Start of Records for this task
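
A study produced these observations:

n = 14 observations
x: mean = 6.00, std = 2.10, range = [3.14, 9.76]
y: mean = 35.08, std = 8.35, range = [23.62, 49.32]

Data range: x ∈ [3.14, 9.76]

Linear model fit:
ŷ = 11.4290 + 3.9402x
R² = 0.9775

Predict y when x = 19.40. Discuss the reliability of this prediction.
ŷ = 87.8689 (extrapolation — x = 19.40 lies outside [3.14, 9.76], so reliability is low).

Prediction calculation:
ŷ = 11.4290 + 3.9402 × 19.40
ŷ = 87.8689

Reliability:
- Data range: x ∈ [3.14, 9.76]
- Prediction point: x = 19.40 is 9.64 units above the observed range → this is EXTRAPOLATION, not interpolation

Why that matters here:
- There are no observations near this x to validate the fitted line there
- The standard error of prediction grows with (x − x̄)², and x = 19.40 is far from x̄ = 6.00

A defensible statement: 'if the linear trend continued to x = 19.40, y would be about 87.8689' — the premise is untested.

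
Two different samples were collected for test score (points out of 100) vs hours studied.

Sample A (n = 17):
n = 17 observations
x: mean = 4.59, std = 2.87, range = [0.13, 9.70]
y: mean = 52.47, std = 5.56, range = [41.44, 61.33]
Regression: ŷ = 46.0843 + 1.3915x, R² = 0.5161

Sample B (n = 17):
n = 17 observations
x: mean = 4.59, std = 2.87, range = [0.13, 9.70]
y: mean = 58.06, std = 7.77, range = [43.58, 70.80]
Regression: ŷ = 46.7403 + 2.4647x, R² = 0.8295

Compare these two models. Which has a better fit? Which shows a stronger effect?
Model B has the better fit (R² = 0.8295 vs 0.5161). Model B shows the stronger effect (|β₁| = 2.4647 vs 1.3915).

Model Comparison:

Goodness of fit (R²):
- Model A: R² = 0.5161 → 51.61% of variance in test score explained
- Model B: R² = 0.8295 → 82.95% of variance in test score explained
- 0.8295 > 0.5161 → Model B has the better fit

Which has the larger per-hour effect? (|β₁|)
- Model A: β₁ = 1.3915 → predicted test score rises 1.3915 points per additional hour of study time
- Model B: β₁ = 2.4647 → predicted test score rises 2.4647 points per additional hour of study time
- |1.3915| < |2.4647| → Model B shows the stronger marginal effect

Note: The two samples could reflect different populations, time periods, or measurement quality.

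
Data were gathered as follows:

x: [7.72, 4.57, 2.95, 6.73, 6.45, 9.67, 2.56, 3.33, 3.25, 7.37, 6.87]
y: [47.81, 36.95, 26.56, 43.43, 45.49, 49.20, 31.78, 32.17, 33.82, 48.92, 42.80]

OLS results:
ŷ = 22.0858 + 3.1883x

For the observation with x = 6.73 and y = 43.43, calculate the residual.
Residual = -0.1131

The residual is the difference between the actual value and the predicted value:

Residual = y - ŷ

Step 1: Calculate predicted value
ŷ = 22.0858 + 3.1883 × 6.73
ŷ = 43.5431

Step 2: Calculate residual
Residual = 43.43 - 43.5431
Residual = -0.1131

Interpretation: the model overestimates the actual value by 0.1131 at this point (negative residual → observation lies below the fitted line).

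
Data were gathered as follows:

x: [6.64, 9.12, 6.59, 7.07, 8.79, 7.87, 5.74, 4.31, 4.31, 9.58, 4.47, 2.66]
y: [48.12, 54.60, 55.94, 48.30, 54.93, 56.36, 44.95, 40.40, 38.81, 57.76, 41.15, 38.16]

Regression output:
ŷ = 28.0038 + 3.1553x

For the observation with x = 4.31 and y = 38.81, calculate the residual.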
End of Records for this task
Start of Records for this task
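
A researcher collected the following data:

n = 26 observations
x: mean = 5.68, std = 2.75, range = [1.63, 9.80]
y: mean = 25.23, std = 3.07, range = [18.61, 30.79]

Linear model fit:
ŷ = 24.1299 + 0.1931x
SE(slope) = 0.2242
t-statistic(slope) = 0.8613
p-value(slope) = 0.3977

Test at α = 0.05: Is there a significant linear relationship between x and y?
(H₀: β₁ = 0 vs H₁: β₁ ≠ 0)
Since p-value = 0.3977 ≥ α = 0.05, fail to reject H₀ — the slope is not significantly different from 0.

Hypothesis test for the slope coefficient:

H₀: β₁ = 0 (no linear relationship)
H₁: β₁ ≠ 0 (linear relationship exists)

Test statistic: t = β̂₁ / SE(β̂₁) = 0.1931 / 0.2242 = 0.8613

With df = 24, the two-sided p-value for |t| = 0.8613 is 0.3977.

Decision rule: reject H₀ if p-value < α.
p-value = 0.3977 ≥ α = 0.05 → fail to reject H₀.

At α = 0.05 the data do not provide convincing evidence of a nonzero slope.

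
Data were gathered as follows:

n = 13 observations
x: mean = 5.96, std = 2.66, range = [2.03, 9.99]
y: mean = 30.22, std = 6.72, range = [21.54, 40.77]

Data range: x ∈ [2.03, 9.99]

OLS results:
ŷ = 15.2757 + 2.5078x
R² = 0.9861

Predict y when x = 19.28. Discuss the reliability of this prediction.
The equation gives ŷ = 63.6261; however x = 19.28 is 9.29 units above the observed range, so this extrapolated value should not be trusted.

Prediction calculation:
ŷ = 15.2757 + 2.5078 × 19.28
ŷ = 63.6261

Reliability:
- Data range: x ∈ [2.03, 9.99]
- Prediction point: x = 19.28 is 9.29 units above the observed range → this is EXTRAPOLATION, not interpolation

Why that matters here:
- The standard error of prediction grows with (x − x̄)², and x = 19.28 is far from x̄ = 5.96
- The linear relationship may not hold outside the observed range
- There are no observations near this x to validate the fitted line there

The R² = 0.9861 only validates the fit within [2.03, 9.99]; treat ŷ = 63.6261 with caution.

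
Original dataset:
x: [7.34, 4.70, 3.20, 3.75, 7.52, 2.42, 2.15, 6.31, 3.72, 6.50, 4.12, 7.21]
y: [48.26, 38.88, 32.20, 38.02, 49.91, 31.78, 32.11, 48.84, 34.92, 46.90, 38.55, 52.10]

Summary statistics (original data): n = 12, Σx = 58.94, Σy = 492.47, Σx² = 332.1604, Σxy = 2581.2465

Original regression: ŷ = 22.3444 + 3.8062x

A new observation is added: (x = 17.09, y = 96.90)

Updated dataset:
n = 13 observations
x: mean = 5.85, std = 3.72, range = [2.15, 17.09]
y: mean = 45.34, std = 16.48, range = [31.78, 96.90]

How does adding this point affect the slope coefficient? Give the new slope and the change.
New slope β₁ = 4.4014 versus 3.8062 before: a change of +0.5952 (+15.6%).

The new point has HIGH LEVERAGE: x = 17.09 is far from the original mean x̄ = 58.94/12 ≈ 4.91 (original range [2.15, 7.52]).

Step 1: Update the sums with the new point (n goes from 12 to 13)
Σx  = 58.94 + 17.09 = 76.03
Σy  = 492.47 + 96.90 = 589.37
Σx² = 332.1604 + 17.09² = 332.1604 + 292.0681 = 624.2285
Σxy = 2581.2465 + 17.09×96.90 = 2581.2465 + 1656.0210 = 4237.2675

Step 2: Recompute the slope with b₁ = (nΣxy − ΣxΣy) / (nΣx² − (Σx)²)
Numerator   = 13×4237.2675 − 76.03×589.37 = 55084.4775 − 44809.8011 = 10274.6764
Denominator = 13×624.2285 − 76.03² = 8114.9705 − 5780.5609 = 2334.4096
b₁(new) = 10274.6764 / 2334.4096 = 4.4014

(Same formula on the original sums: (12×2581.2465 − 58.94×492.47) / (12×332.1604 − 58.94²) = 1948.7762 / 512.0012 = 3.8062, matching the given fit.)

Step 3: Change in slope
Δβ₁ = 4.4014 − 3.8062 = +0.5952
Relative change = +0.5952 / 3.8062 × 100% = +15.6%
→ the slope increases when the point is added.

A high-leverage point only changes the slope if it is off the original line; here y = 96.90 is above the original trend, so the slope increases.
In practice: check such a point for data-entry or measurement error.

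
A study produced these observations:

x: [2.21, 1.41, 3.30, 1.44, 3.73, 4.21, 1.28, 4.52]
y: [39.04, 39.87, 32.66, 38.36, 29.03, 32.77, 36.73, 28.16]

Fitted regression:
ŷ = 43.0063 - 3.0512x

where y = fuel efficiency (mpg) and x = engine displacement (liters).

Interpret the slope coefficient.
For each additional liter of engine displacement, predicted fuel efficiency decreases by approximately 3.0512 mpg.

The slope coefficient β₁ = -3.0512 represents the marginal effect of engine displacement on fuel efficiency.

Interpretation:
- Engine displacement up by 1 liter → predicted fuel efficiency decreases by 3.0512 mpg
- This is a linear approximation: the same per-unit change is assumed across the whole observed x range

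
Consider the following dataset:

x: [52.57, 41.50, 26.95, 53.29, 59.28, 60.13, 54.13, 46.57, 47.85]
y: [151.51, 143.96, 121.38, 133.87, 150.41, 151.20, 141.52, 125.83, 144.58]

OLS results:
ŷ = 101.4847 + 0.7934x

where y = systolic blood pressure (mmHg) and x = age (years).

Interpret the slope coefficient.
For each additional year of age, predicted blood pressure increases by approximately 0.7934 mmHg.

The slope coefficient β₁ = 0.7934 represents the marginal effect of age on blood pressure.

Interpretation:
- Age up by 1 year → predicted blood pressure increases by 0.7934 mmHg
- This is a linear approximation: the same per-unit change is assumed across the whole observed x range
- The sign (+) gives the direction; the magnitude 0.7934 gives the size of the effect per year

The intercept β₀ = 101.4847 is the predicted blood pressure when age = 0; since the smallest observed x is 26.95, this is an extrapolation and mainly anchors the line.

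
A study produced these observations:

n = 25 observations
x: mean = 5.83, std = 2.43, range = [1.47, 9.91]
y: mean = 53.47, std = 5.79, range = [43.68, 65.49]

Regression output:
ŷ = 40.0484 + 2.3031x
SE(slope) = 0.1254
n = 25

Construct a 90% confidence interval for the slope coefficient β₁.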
End of Records for this task
■ Required work ■
Taking the records above, retype every line from the one with "y: mean = 53.47, std" down to the one with "Construct a 90%", exactly and with nothing else.

■ Result of this exercise ■
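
y: mean = 53.47, std = 5.79, range = [43.68, 65.49]

Regression output:
ŷ = 40.0484 + 2.3031x
SE(slope) = 0.1254
n = 25

Construct a 90% confidence interval for the slope coefficient β₁.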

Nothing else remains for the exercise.